■ **Exercise details**
Nothing but the lines from the one with "Express 2039/240 as" through the end of the records below should be written out, and each must match word for word.

== Exercise input

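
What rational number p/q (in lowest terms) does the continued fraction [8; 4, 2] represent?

Start with 2.
4 + 1/(2/1) = 4 + 1/2 = 9/2
8 + 1/(9/2) = 8 + 2/9 = 74/9

74/9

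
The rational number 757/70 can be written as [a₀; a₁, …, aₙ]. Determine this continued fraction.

⌊757/70⌋ = 10, remainder 57
⌊70/57⌋ = 1, remainder 13
⌊57/13⌋ = 4, remainder 5
⌊13/5⌋ = 2, remainder 3
⌊5/3⌋ = 1, remainder 2
⌊3/2⌋ = 1, remainder 1
⌊2/1⌋ = 2, remainder 0

[10; 1, 4, 2, 1, 1, 2]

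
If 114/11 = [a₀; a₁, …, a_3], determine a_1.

2

⌊114/11⌋ = 10, remainder 4
⌊11/4⌋ = 2, remainder 3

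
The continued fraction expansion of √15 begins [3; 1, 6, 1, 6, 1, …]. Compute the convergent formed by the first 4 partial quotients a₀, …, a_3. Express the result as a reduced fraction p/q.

31/8

Start with 1.
6 + 1/(1/1) = 6 + 1/1 = 7/1
1 + 1/(7/1) = 1 + 1/7 = 8/7
3 + 1/(8/7) = 3 + 7/8 = 31/8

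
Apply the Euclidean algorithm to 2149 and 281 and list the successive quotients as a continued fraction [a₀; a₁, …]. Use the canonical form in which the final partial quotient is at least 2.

[7; 1, 1, 1, 5, 5, 3]

Run the Euclidean algorithm, recording each quotient:
2149 = 7·281 + 182, so a_0 = 7
281 = 1·182 + 99, so a_1 = 1
182 = 1·99 + 83, so a_2 = 1
99 = 1·83 + 16, so a_3 = 1
83 = 5·16 + 3, so a_4 = 5
16 = 5·3 + 1, so a_5 = 5
3 = 3·1 + 0, so a_6 = 3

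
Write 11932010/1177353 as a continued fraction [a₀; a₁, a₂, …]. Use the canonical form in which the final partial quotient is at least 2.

[10; 7, 2, 3, 44, 51, 10]

11932010 ÷ 1177353 → quotient 10, remainder 158480
1177353 ÷ 158480 → quotient 7, remainder 67993
158480 ÷ 67993 → quotient 2, remainder 22494
67993 ÷ 22494 → quotient 3, remainder 511
22494 ÷ 511 → quotient 44, remainder 10
511 ÷ 10 → quotient 51, remainder 1
10 ÷ 1 → quotient 10, remainder 0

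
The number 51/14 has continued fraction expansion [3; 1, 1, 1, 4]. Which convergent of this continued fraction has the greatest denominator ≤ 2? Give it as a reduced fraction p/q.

7/2

List convergents until the denominator exceeds the bound:
a_0 = 3: 3/1  (≤ bound)
a_1 = 1: 4/1  (≤ bound)
a_2 = 1: 7/2  (≤ bound)
a_3 = 1: 11/3  (> 2, stop)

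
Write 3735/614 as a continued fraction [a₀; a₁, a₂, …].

[6; 12, 25, 2]

3735 ÷ 614 → quotient 6, remainder 51
614 ÷ 51 → quotient 12, remainder 2
51 ÷ 2 → quotient 25, remainder 1
2 ÷ 1 → quotient 2, remainder 0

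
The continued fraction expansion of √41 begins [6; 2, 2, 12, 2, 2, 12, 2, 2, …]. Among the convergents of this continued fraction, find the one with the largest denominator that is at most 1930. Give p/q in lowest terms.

2049/320

List convergents until the denominator exceeds the bound:
a_0 = 6: 6/1  (≤ bound)
a_1 = 2: 13/2  (≤ bound)
a_2 = 2: 32/5  (≤ bound)
a_3 = 12: 397/62  (≤ bound)
a_4 = 2: 826/129  (≤ bound)
a_5 = 2: 2049/320  (≤ bound)
a_6 = 12: 25414/3969  (> 1930, stop)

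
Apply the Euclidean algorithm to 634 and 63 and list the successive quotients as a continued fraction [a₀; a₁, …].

[10; 15, 1, 3]

634 = 10·63 + 4, so a_0 = 10
63 = 15·4 + 3, so a_1 = 15
4 = 1·3 + 1, so a_2 = 1
3 = 3·1 + 0, so a_3 = 3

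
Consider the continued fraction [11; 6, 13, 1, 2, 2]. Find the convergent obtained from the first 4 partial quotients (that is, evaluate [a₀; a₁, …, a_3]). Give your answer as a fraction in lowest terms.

949/85

Start with 1.
13 + 1/(1/1) = 13 + 1/1 = 14/1
6 + 1/(14/1) = 6 + 1/14 = 85/14
11 + 1/(85/14) = 11 + 14/85 = 949/85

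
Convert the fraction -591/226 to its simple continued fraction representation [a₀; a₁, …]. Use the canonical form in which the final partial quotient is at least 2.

-591 ÷ 226 → quotient -3, remainder 87
226 ÷ 87 → quotient 2, remainder 52
87 ÷ 52 → quotient 1, remainder 35
52 ÷ 35 → quotient 1, remainder 17
35 ÷ 17 → quotient 2, remainder 1
17 ÷ 1 → quotient 17, remainder 0

[-3; 2, 1, 1, 2, 17]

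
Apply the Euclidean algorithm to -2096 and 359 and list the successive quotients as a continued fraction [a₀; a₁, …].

[-6; 6, 5, 3, 1, 2]

Repeatedly divide and take the remainder:
-2096 ÷ 359 → quotient -6, remainder 58
359 ÷ 58 → quotient 6, remainder 11
58 ÷ 11 → quotient 5, remainder 3
11 ÷ 3 → quotient 3, remainder 2
3 ÷ 2 → quotient 1, remainder 1
2 ÷ 1 → quotient 2, remainder 0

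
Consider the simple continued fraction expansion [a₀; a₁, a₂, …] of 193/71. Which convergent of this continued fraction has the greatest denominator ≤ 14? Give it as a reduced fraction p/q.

19/7

List convergents until the denominator exceeds the bound:
a_0 = 2: 2/1  (≤ bound)
a_1 = 1: 3/1  (≤ bound)
a_2 = 2: 8/3  (≤ bound)
a_3 = 1: 11/4  (≤ bound)
a_4 = 1: 19/7  (≤ bound)
a_5 = 4: 87/32  (> 14, stop)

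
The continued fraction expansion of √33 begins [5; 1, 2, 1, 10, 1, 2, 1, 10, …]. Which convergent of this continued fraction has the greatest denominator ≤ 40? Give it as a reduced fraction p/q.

a_0 = 5: 5/1  (≤ bound)
a_1 = 1: 6/1  (≤ bound)
a_2 = 2: 17/3  (≤ bound)
a_3 = 1: 23/4  (≤ bound)
a_4 = 10: 247/43  (> 40, stop)

23/4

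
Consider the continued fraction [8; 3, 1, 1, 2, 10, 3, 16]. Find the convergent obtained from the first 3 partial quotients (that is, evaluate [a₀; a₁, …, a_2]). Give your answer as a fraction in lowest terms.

Use the convergent recurrence hₖ = aₖ·hₖ₋₁ + hₖ₋₂ (and likewise for the denominators kₖ):
a_0 = 8: 8/1
a_1 = 3: 25/3
a_2 = 1: 33/4

33/4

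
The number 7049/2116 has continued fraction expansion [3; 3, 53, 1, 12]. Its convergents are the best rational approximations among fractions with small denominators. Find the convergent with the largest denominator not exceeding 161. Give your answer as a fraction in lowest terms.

533/160

List convergents until the denominator exceeds the bound:
a_0 = 3: 3/1  (≤ bound)
a_1 = 3: 10/3  (≤ bound)
a_2 = 53: 533/160  (≤ bound)
a_3 = 1: 543/163  (> 161, stop)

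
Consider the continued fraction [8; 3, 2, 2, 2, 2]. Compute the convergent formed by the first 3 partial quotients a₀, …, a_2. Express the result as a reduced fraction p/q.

58/7

a_0 = 8: 8/1
a_1 = 3: 25/3
a_2 = 2: 58/7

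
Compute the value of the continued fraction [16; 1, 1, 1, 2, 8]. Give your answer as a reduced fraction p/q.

1114/67

Use the convergent recurrence hₖ = aₖ·hₖ₋₁ + hₖ₋₂ (and likewise for the denominators kₖ):
a_0 = 16: 16/1
a_1 = 1: 17/1
a_2 = 1: 33/2
a_3 = 1: 50/3
a_4 = 2: 133/8
a_5 = 8: 1114/67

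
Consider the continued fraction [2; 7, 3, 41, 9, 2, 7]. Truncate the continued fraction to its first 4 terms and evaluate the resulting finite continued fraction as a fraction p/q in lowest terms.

Start with 41.
3 + 1/(41/1) = 3 + 1/41 = 124/41
7 + 1/(124/41) = 7 + 41/124 = 909/124
2 + 1/(909/124) = 2 + 124/909 = 1942/909

1942/909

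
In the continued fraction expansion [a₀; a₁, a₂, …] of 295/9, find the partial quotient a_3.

Run the Euclidean algorithm, recording each quotient:
⌊295/9⌋ = 32, remainder 7
⌊9/7⌋ = 1, remainder 2
⌊7/2⌋ = 3, remainder 1
⌊2/1⌋ = 2, remainder 0

2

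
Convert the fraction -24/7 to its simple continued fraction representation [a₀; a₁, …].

⌊-24/7⌋ = -4, remainder 4
⌊7/4⌋ = 1, remainder 3
⌊4/3⌋ = 1, remainder 1
⌊3/1⌋ = 3, remainder 0

[-4; 1, 1, 3]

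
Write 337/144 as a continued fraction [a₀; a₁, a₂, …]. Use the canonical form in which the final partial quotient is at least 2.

[2; 2, 1, 15, 3]

Run the Euclidean algorithm, recording each quotient:
337 = 2·144 + 49, so a_0 = 2
144 = 2·49 + 46, so a_1 = 2
49 = 1·46 + 3, so a_2 = 1
46 = 15·3 + 1, so a_3 = 15
3 = 3·1 + 0, so a_4 = 3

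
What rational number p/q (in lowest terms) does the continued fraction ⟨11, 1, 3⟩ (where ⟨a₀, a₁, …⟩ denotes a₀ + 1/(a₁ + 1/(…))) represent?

Start with 3.
1 + 1/(3/1) = 1 + 1/3 = 4/3
11 + 1/(4/3) = 11 + 3/4 = 47/4

47/4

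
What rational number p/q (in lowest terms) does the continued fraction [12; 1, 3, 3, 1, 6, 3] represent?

4621/362

Build up convergents one term at a time:
a_0 = 12: 12/1
a_1 = 1: 13/1
a_2 = 3: 51/4
a_3 = 3: 166/13
a_4 = 1: 217/17
a_5 = 6: 1468/115
a_6 = 3: 4621/362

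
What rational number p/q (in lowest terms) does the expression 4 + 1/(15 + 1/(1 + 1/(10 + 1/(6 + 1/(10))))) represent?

Use the convergent recurrence hₖ = aₖ·hₖ₋₁ + hₖ₋₂ (and likewise for the denominators kₖ):
a_0 = 4: 4/1
a_1 = 15: 61/15
a_2 = 1: 65/16
a_3 = 10: 711/175
a_4 = 6: 4331/1066
a_5 = 10: 44021/10835

44021/10835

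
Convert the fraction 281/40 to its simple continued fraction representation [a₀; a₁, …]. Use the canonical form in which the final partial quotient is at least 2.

Repeatedly divide and take the remainder:
281 = 7·40 + 1, so a_0 = 7
40 = 40·1 + 0, so a_1 = 40

[7; 40]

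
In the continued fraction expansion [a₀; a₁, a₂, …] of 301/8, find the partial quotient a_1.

1

Repeatedly divide and take the remainder:
301 ÷ 8 → quotient 37, remainder 5
8 ÷ 5 → quotient 1, remainder 3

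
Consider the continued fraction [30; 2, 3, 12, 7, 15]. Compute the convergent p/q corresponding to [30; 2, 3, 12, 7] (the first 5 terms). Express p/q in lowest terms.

a_0 = 30: 30/1
a_1 = 2: 61/2
a_2 = 3: 213/7
a_3 = 12: 2617/86
a_4 = 7: 18532/609

18532/609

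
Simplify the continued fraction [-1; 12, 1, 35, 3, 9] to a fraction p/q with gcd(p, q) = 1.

-12176/13193

Build up convergents one term at a time:
a_0 = -1: -1/1
a_1 = 12: -11/12
a_2 = 1: -12/13
a_3 = 35: -431/467
a_4 = 3: -1305/1414
a_5 = 9: -12176/13193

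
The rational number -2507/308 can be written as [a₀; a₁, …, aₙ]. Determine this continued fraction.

[-9; 1, 6, 6, 7]

Run the Euclidean algorithm, recording each quotient:
⌊-2507/308⌋ = -9, remainder 265
⌊308/265⌋ = 1, remainder 43
⌊265/43⌋ = 6, remainder 7
⌊43/7⌋ = 6, remainder 1
⌊7/1⌋ = 7, remainder 0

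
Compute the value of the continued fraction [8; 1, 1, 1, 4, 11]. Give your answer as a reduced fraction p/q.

1357/157

Start with 11.
4 + 1/(11/1) = 4 + 1/11 = 45/11
1 + 1/(45/11) = 1 + 11/45 = 56/45
1 + 1/(56/45) = 1 + 45/56 = 101/56
1 + 1/(101/56) = 1 + 56/101 = 157/101
8 + 1/(157/101) = 8 + 101/157 = 1357/157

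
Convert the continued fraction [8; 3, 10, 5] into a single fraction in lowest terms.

1315/158

Compute successive convergents:
a_0 = 8: 8/1
a_1 = 3: 25/3
a_2 = 10: 258/31
a_3 = 5: 1315/158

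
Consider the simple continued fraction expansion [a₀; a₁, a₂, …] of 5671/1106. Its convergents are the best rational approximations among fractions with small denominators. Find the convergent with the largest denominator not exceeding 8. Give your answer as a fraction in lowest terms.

41/8

a_0 = 5: 5/1  (≤ bound)
a_1 = 7: 36/7  (≤ bound)
a_2 = 1: 41/8  (≤ bound)
a_3 = 5: 241/47  (> 8, stop)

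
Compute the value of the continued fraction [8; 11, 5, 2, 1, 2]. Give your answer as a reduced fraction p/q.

Starting at the tail and folding back:
Start with 2.
1 + 1/(2/1) = 1 + 1/2 = 3/2
2 + 1/(3/2) = 2 + 2/3 = 8/3
5 + 1/(8/3) = 5 + 3/8 = 43/8
11 + 1/(43/8) = 11 + 8/43 = 481/43
8 + 1/(481/43) = 8 + 43/481 = 3891/481

3891/481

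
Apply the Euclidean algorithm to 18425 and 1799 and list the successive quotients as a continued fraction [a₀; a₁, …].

Apply division with remainder until the remainder is 0:
⌊18425/1799⌋ = 10, remainder 435
⌊1799/435⌋ = 4, remainder 59
⌊435/59⌋ = 7, remainder 22
⌊59/22⌋ = 2, remainder 15
⌊22/15⌋ = 1, remainder 7
⌊15/7⌋ = 2, remainder 1
⌊7/1⌋ = 7, remainder 0

[10; 4, 7, 2, 1, 2, 7]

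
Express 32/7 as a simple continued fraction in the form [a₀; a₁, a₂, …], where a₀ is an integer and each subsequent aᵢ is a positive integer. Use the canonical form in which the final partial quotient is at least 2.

32 = 4·7 + 4, so a_0 = 4
7 = 1·4 + 3, so a_1 = 1
4 = 1·3 + 1, so a_2 = 1
3 = 3·1 + 0, so a_3 = 3

[4; 1, 1, 3]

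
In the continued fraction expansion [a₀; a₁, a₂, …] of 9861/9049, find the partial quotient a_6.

2

Repeatedly divide and take the remainder:
9861 ÷ 9049 → quotient 1, remainder 812
9049 ÷ 812 → quotient 11, remainder 117
812 ÷ 117 → quotient 6, remainder 110
117 ÷ 110 → quotient 1, remainder 7
110 ÷ 7 → quotient 15, remainder 5
7 ÷ 5 → quotient 1, remainder 2
5 ÷ 2 → quotient 2, remainder 1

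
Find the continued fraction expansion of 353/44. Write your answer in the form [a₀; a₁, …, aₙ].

[8; 44]

⌊353/44⌋ = 8, remainder 1
⌊44/1⌋ = 44, remainder 0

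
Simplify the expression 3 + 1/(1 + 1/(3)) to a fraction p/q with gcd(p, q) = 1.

Collapse the nested fraction from the inside out:
Start with 3.
1 + 1/(3/1) = 1 + 1/3 = 4/3
3 + 1/(4/3) = 3 + 3/4 = 15/4

15/4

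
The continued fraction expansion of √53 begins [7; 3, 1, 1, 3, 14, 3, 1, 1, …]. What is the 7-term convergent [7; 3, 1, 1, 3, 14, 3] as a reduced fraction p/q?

7979/1096

a_0 = 7: 7/1
a_1 = 3: 22/3
a_2 = 1: 29/4
a_3 = 1: 51/7
a_4 = 3: 182/25
a_5 = 14: 2599/357
a_6 = 3: 7979/1096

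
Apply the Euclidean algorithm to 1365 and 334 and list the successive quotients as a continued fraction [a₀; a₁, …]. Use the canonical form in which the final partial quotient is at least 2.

1365 = 4·334 + 29, so a_0 = 4
334 = 11·29 + 15, so a_1 = 11
29 = 1·15 + 14, so a_2 = 1
15 = 1·14 + 1, so a_3 = 1
14 = 14·1 + 0, so a_4 = 14

[4; 11, 1, 1, 14]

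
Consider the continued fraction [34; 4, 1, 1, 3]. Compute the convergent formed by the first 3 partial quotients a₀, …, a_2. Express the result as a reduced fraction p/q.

171/5

Use the convergent recurrence hₖ = aₖ·hₖ₋₁ + hₖ₋₂ (and likewise for the denominators kₖ):
a_0 = 34: 34/1
a_1 = 4: 137/4
a_2 = 1: 171/5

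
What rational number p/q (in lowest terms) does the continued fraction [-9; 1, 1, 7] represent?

a_0 = -9: -9/1
a_1 = 1: -8/1
a_2 = 1: -17/2
a_3 = 7: -127/15

-127/15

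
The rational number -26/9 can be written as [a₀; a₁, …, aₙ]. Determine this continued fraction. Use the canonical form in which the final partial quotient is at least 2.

[-3; 9]

-26 = -3·9 + 1, so a_0 = -3
9 = 9·1 + 0, so a_1 = 9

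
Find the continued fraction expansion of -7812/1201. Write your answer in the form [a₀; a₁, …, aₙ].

Repeatedly divide and take the remainder:
⌊-7812/1201⌋ = -7, remainder 595
⌊1201/595⌋ = 2, remainder 11
⌊595/11⌋ = 54, remainder 1
⌊11/1⌋ = 11, remainder 0

[-7; 2, 54, 11]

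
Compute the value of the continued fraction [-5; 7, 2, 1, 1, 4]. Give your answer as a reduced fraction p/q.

Start with 4.
1 + 1/(4/1) = 1 + 1/4 = 5/4
1 + 1/(5/4) = 1 + 4/5 = 9/5
2 + 1/(9/5) = 2 + 5/9 = 23/9
7 + 1/(23/9) = 7 + 9/23 = 170/23
-5 + 1/(170/23) = -5 + 23/170 = -827/170

-827/170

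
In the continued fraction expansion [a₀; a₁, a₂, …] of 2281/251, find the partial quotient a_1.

Apply division with remainder until the remainder is 0:
2281 ÷ 251 → quotient 9, remainder 22
251 ÷ 22 → quotient 11, remainder 9

11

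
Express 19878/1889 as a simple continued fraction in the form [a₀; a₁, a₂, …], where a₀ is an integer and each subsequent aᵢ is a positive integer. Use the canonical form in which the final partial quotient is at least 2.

[10; 1, 1, 10, 2, 1, 4, 6]

Run the Euclidean algorithm, recording each quotient:
19878 ÷ 1889 → quotient 10, remainder 988
1889 ÷ 988 → quotient 1, remainder 901
988 ÷ 901 → quotient 1, remainder 87
901 ÷ 87 → quotient 10, remainder 31
87 ÷ 31 → quotient 2, remainder 25
31 ÷ 25 → quotient 1, remainder 6
25 ÷ 6 → quotient 4, remainder 1
6 ÷ 1 → quotient 6, remainder 0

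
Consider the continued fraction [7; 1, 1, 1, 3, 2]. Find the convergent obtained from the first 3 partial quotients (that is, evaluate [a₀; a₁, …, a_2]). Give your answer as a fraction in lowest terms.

15/2

Use the convergent recurrence hₖ = aₖ·hₖ₋₁ + hₖ₋₂ (and likewise for the denominators kₖ):
a_0 = 7: 7/1
a_1 = 1: 8/1
a_2 = 1: 15/2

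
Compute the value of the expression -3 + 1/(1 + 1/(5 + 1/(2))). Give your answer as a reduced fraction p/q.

Compute successive convergents:
a_0 = -3: -3/1
a_1 = 1: -2/1
a_2 = 5: -13/6
a_3 = 2: -28/13

-28/13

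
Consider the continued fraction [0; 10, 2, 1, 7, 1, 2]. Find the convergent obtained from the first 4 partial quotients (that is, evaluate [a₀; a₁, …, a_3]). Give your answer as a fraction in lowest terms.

3/31

Compute successive convergents:
a_0 = 0: 0/1
a_1 = 10: 1/10
a_2 = 2: 2/21
a_3 = 1: 3/31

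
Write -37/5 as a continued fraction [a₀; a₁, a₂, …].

[-8; 1, 1, 2]

-37 ÷ 5 → quotient -8, remainder 3
5 ÷ 3 → quotient 1, remainder 2
3 ÷ 2 → quotient 1, remainder 1
2 ÷ 1 → quotient 2, remainder 0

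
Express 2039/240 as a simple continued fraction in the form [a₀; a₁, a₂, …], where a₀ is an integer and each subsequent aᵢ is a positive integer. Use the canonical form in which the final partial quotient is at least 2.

2039 ÷ 240 → quotient 8, remainder 119
240 ÷ 119 → quotient 2, remainder 2
119 ÷ 2 → quotient 59, remainder 1
2 ÷ 1 → quotient 2, remainder 0

[8; 2, 59, 2]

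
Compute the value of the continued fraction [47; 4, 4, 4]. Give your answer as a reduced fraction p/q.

Use the convergent recurrence hₖ = aₖ·hₖ₋₁ + hₖ₋₂ (and likewise for the denominators kₖ):
a_0 = 47: 47/1
a_1 = 4: 189/4
a_2 = 4: 803/17
a_3 = 4: 3401/72

3401/72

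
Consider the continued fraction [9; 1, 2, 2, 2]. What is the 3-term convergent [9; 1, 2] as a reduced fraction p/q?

Start with 2.
1 + 1/(2/1) = 1 + 1/2 = 3/2
9 + 1/(3/2) = 9 + 2/3 = 29/3

29/3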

====

■ **Task result**
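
Express 2039/240 as a simple continued fraction in the form [a₀; a₁, a₂, …], where a₀ is an integer and each subsequent aᵢ is a positive integer. Use the canonical form in which the final partial quotient is at least 2.

2039 ÷ 240 → quotient 8, remainder 119
240 ÷ 119 → quotient 2, remainder 2
119 ÷ 2 → quotient 59, remainder 1
2 ÷ 1 → quotient 2, remainder 0

[8; 2, 59, 2]

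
Compute the value of the continued fraction [47; 4, 4, 4]. Give your answer as a reduced fraction p/q.

Use the convergent recurrence hₖ = aₖ·hₖ₋₁ + hₖ₋₂ (and likewise for the denominators kₖ):
a_0 = 47: 47/1
a_1 = 4: 189/4
a_2 = 4: 803/17
a_3 = 4: 3401/72

3401/72

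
Consider the continued fraction [9; 1, 2, 2, 2]. What is the 3-term convergent [9; 1, 2] as a reduced fraction p/q?

Start with 2.
1 + 1/(2/1) = 1 + 1/2 = 3/2
9 + 1/(3/2) = 9 + 2/3 = 29/3

29/3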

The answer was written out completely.